(Available records begins)

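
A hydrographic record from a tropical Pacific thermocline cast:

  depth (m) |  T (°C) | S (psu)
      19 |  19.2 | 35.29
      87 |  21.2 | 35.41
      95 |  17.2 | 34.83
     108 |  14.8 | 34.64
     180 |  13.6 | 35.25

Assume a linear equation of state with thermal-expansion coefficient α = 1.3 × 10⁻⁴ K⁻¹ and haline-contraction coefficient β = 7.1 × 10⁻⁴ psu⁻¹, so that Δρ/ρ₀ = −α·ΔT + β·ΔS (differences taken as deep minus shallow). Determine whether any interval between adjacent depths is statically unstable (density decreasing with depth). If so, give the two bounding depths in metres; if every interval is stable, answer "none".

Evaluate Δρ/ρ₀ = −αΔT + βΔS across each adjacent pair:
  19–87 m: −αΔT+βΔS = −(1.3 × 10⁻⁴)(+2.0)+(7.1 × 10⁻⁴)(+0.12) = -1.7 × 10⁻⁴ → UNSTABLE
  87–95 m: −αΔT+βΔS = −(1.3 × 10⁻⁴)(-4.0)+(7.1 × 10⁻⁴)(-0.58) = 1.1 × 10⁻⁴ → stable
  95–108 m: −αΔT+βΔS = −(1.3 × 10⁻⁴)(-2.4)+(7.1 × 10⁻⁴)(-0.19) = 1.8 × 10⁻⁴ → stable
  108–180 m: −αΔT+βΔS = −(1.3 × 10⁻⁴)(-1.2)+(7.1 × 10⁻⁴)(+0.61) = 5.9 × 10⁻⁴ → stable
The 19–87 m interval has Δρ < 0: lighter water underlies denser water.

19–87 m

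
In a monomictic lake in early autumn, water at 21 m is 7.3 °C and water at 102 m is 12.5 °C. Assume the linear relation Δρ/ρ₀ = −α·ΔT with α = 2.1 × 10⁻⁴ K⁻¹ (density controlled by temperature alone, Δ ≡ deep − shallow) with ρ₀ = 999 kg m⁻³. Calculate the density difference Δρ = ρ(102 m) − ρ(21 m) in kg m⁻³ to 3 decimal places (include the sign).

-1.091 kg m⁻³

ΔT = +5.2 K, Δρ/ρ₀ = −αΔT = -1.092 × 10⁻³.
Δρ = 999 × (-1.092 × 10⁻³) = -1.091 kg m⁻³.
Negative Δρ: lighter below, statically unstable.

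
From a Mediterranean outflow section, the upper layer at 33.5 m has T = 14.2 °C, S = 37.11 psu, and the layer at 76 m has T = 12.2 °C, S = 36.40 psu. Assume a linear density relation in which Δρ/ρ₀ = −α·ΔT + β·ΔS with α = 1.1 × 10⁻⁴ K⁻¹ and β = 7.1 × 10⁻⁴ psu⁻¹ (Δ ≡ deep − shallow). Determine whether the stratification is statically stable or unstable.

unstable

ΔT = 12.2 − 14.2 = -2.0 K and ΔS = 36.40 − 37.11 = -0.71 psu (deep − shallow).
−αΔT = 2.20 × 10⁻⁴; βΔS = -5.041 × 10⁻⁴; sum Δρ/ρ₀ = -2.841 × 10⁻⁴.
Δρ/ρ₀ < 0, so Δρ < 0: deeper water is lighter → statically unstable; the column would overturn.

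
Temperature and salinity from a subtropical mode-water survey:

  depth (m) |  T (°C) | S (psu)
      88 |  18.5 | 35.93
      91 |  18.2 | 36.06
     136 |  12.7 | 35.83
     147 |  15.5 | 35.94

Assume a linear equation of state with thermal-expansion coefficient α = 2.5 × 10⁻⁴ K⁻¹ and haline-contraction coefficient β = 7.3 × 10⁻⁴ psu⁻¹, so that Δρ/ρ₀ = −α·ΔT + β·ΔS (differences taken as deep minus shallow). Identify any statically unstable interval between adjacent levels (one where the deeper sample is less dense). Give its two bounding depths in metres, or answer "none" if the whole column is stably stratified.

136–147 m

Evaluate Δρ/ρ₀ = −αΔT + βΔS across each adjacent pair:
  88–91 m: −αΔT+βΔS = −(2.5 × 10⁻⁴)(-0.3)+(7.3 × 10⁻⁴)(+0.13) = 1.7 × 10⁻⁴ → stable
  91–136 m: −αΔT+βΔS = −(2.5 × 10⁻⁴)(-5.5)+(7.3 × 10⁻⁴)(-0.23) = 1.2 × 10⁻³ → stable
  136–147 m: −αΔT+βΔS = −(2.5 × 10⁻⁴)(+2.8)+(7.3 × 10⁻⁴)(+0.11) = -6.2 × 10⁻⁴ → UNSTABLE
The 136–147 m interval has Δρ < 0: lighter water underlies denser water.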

(Available records ends)
(Available records begins)

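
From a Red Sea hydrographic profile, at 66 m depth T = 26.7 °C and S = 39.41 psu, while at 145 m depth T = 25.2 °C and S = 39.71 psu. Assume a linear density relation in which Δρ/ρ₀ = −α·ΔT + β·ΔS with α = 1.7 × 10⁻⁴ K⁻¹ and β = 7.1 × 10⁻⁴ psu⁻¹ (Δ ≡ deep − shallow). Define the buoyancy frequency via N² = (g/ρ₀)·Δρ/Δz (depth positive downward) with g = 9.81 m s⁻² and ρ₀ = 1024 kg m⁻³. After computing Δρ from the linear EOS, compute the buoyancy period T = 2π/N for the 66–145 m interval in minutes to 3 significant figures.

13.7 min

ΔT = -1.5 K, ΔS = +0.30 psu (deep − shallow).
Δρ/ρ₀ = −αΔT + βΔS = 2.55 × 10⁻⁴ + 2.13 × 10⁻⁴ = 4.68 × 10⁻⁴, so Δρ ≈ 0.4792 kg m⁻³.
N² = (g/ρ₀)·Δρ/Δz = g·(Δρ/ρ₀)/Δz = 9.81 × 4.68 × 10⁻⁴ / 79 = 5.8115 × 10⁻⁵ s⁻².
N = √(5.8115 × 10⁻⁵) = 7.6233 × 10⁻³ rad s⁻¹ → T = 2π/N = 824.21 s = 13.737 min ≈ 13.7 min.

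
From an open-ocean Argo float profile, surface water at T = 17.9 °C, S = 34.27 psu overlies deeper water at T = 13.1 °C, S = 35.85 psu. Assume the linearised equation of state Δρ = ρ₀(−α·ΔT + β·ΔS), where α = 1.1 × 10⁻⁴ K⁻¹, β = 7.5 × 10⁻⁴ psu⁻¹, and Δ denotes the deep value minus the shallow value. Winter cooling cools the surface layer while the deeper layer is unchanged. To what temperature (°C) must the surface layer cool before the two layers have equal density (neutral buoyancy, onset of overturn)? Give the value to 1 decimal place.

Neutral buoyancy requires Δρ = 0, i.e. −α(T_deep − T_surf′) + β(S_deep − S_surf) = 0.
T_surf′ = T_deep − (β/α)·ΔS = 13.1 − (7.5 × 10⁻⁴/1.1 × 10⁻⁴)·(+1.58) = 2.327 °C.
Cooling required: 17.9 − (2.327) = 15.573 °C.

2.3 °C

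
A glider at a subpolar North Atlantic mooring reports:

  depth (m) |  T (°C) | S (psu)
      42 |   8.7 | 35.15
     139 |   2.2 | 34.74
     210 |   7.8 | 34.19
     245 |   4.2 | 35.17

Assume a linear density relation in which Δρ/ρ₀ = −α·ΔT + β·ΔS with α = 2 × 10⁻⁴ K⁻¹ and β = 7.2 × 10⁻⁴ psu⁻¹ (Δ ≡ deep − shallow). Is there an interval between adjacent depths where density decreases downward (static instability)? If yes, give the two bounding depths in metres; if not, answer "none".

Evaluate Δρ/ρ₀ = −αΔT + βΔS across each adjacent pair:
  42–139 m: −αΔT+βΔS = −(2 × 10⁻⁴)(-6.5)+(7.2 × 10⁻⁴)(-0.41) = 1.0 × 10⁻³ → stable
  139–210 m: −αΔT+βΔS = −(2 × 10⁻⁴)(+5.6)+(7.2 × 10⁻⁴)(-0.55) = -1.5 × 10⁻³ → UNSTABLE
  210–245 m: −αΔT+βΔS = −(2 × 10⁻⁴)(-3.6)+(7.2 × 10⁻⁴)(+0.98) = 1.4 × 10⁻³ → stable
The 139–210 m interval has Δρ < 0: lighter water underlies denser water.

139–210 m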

(Available records ends)

Scan the listing above for the line that has "A hydrographic record", then copy exactly from that line through the line that has "13.6 | 35.25".

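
A hydrographic record from a tropical Pacific thermocline cast:

  depth (m) |  T (°C) | S (psu)
      19 |  19.2 | 35.29
      87 |  21.2 | 35.41
      95 |  17.2 | 34.83
     108 |  14.8 | 34.64
     180 |  13.6 | 35.25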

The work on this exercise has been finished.